*** Opening Record set ***

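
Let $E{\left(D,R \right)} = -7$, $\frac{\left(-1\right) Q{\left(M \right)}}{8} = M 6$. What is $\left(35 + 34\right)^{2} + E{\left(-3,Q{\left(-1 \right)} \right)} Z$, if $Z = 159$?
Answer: $3648$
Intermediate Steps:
$Q{\left(M \right)} = - 48 M$ ($Q{\left(M \right)} = - 8 M 6 = - 8 \cdot 6 M = - 48 M$)
$\left(35 + 34\right)^{2} + E{\left(-3,Q{\left(-1 \right)} \right)} Z = \left(35 + 34\right)^{2} - 1113 = 69^{2} - 1113 = 4761 - 1113 = 3648$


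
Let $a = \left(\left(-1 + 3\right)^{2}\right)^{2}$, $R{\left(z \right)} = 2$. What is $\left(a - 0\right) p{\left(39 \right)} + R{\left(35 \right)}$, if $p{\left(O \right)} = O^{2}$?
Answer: $24338$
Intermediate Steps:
$a = 16$ ($a = \left(2^{2}\right)^{2} = 4^{2} = 16$)
$\left(a - 0\right) p{\left(39 \right)} + R{\left(35 \right)} = \left(16 - 0\right) 39^{2} + 2 = \left(16 + 0\right) 1521 + 2 = 16 \cdot 1521 + 2 = 24336 + 2 = 24338$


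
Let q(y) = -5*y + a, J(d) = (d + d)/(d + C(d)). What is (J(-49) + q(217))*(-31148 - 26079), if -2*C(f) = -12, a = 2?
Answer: 2659395917/43 ≈ 6.1846e+7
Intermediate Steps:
C(f) = 6 (C(f) = -1/2*(-12) = 6)
J(d) = 2*d/(6 + d) (J(d) = (d + d)/(d + 6) = (2*d)/(6 + d) = 2*d/(6 + d))
q(y) = 2 - 5*y (q(y) = -5*y + 2 = 2 - 5*y)
(J(-49) + q(217))*(-31148 - 26079) = (2*(-49)/(6 - 49) + (2 - 5*217))*(-31148 - 26079) = (2*(-49)/(-43) + (2 - 1085))*(-57227) = (2*(-49)*(-1/43) - 1083)*(-57227) = (98/43 - 1083)*(-57227) = -46471/43*(-57227) = 2659395917/43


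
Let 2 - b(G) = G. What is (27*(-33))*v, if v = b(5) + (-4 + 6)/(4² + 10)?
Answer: 33858/13 ≈ 2604.5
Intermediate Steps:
b(G) = 2 - G
v = -38/13 (v = (2 - 1*5) + (-4 + 6)/(4² + 10) = (2 - 5) + 2/(16 + 10) = -3 + 2/26 = -3 + 2*(1/26) = -3 + 1/13 = -38/13 ≈ -2.9231)
(27*(-33))*v = (27*(-33))*(-38/13) = -891*(-38/13) = 33858/13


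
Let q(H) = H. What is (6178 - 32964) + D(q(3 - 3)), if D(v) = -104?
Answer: -26890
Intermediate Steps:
(6178 - 32964) + D(q(3 - 3)) = (6178 - 32964) - 104 = -26786 - 104 = -26890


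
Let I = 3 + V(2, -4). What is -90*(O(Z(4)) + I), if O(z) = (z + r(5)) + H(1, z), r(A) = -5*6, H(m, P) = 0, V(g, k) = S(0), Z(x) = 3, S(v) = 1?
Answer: 2070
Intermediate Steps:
V(g, k) = 1
r(A) = -30
O(z) = -30 + z (O(z) = (z - 30) + 0 = (-30 + z) + 0 = -30 + z)
I = 4 (I = 3 + 1 = 4)
-90*(O(Z(4)) + I) = -90*((-30 + 3) + 4) = -90*(-27 + 4) = -90*(-23) = 2070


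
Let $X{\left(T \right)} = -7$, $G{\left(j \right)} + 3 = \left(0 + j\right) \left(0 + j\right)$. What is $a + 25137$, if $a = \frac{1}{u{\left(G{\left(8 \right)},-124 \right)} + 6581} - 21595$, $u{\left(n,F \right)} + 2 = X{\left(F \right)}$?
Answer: $\frac{23278025}{6572} \approx 3542.0$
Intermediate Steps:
$G{\left(j \right)} = -3 + j^{2}$ ($G{\left(j \right)} = -3 + \left(0 + j\right) \left(0 + j\right) = -3 + j j = -3 + j^{2}$)
$u{\left(n,F \right)} = -9$ ($u{\left(n,F \right)} = -2 - 7 = -9$)
$a = - \frac{141922339}{6572}$ ($a = \frac{1}{-9 + 6581} - 21595 = \frac{1}{6572} - 21595 = - \frac{141922339}{6572} \approx -21595.0$)
$a + 25137 = - \frac{141922339}{6572} + 25137 = \frac{23278025}{6572}$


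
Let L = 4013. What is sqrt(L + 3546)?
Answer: sqrt(7559) ≈ 86.943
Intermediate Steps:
sqrt(L + 3546) = sqrt(4013 + 3546) = sqrt(7559)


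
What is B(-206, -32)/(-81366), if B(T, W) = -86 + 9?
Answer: 77/81366 ≈ 0.00094634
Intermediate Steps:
B(T, W) = -77
B(-206, -32)/(-81366) = -77/(-81366) = -77*(-1/81366) = 77/81366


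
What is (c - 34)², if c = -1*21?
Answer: 3025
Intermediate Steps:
c = -21
(c - 34)² = (-21 - 34)² = (-55)² = 3025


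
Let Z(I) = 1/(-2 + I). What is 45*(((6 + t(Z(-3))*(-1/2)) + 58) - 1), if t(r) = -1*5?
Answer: 5895/2 ≈ 2947.5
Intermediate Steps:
t(r) = -5
45*(((6 + t(Z(-3))*(-1/2)) + 58) - 1) = 45*(((6 - (-5)/2) + 58) - 1) = 45*(((6 - 5*(-½)) + 58) - 1) = 45*(((6 + 5/2) + 58) - 1) = 45*((17/2 + 58) - 1) = 45*(133/2 - 1) = 45*(131/2) = 5895/2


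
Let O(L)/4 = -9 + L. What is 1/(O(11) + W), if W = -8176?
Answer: -1/8168 ≈ -0.00012243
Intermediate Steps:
O(L) = -36 + 4*L (O(L) = 4*(-9 + L) = -36 + 4*L)
1/(O(11) + W) = 1/((-36 + 4*11) - 8176) = 1/((-36 + 44) - 8176) = 1/(8 - 8176) = 1/(-8168) = -1/8168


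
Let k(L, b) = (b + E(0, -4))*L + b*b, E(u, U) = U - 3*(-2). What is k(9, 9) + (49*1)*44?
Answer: 2336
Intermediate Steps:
E(u, U) = 6 + U (E(u, U) = U + 6 = 6 + U)
k(L, b) = b**2 + L*(2 + b) (k(L, b) = (b + (6 - 4))*L + b*b = (b + 2)*L + b**2 = (2 + b)*L + b**2 = L*(2 + b) + b**2 = b**2 + L*(2 + b))
k(9, 9) + (49*1)*44 = (9**2 + 2*9 + 9*9) + (49*1)*44 = (81 + 18 + 81) + 49*44 = 180 + 2156 = 2336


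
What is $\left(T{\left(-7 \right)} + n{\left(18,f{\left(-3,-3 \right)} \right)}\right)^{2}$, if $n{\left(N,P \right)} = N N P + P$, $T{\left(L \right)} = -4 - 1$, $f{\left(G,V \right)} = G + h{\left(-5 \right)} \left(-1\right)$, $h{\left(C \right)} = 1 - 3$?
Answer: $108900$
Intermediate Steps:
$h{\left(C \right)} = -2$
$f{\left(G,V \right)} = 2 + G$ ($f{\left(G,V \right)} = G - -2 = G + 2 = 2 + G$)
$T{\left(L \right)} = -5$ ($T{\left(L \right)} = -4 - 1 = -5$)
$n{\left(N,P \right)} = P + P N^{2}$ ($n{\left(N,P \right)} = N^{2} P + P = P N^{2} + P = P + P N^{2}$)
$\left(T{\left(-7 \right)} + n{\left(18,f{\left(-3,-3 \right)} \right)}\right)^{2} = \left(-5 + \left(2 - 3\right) \left(1 + 18^{2}\right)\right)^{2} = \left(-5 - \left(1 + 324\right)\right)^{2} = \left(-5 - 325\right)^{2} = \left(-330\right)^{2} = 108900$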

*** Closing Record set ***

• What you should do: Scan the listing above for the line that has "Let q(H) = H.", then copy exactly from that line through the line that has "Answer: 5895/2 ≈ 2947.5".

• Written answer:
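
Let q(H) = H. What is (6178 - 32964) + D(q(3 - 3)), if D(v) = -104?
Answer: -26890
Intermediate Steps:
(6178 - 32964) + D(q(3 - 3)) = (6178 - 32964) - 104 = -26786 - 104 = -26890


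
Let I = 3 + V(2, -4). What is -90*(O(Z(4)) + I), if O(z) = (z + r(5)) + H(1, z), r(A) = -5*6, H(m, P) = 0, V(g, k) = S(0), Z(x) = 3, S(v) = 1?
Answer: 2070
Intermediate Steps:
V(g, k) = 1
r(A) = -30
O(z) = -30 + z (O(z) = (z - 30) + 0 = (-30 + z) + 0 = -30 + z)
I = 4 (I = 3 + 1 = 4)
-90*(O(Z(4)) + I) = -90*((-30 + 3) + 4) = -90*(-27 + 4) = -90*(-23) = 2070


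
Let $X{\left(T \right)} = -7$, $G{\left(j \right)} + 3 = \left(0 + j\right) \left(0 + j\right)$. What is $a + 25137$, if $a = \frac{1}{u{\left(G{\left(8 \right)},-124 \right)} + 6581} - 21595$, $u{\left(n,F \right)} + 2 = X{\left(F \right)}$?
Answer: $\frac{23278025}{6572} \approx 3542.0$
Intermediate Steps:
$G{\left(j \right)} = -3 + j^{2}$ ($G{\left(j \right)} = -3 + \left(0 + j\right) \left(0 + j\right) = -3 + j j = -3 + j^{2}$)
$u{\left(n,F \right)} = -9$ ($u{\left(n,F \right)} = -2 - 7 = -9$)
$a = - \frac{141922339}{6572}$ ($a = \frac{1}{-9 + 6581} - 21595 = \frac{1}{6572} - 21595 = - \frac{141922339}{6572} \approx -21595.0$)
$a + 25137 = - \frac{141922339}{6572} + 25137 = \frac{23278025}{6572}$


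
Let L = 4013. What is sqrt(L + 3546)?
Answer: sqrt(7559) ≈ 86.943
Intermediate Steps:
sqrt(L + 3546) = sqrt(4013 + 3546) = sqrt(7559)


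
What is B(-206, -32)/(-81366), if B(T, W) = -86 + 9?
Answer: 77/81366 ≈ 0.00094634
Intermediate Steps:
B(T, W) = -77
B(-206, -32)/(-81366) = -77/(-81366) = -77*(-1/81366) = 77/81366


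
What is (c - 34)², if c = -1*21?
Answer: 3025
Intermediate Steps:
c = -21
(c - 34)² = (-21 - 34)² = (-55)² = 3025


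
Let Z(I) = 1/(-2 + I). What is 45*(((6 + t(Z(-3))*(-1/2)) + 58) - 1), if t(r) = -1*5?
Answer: 5895/2 ≈ 2947.5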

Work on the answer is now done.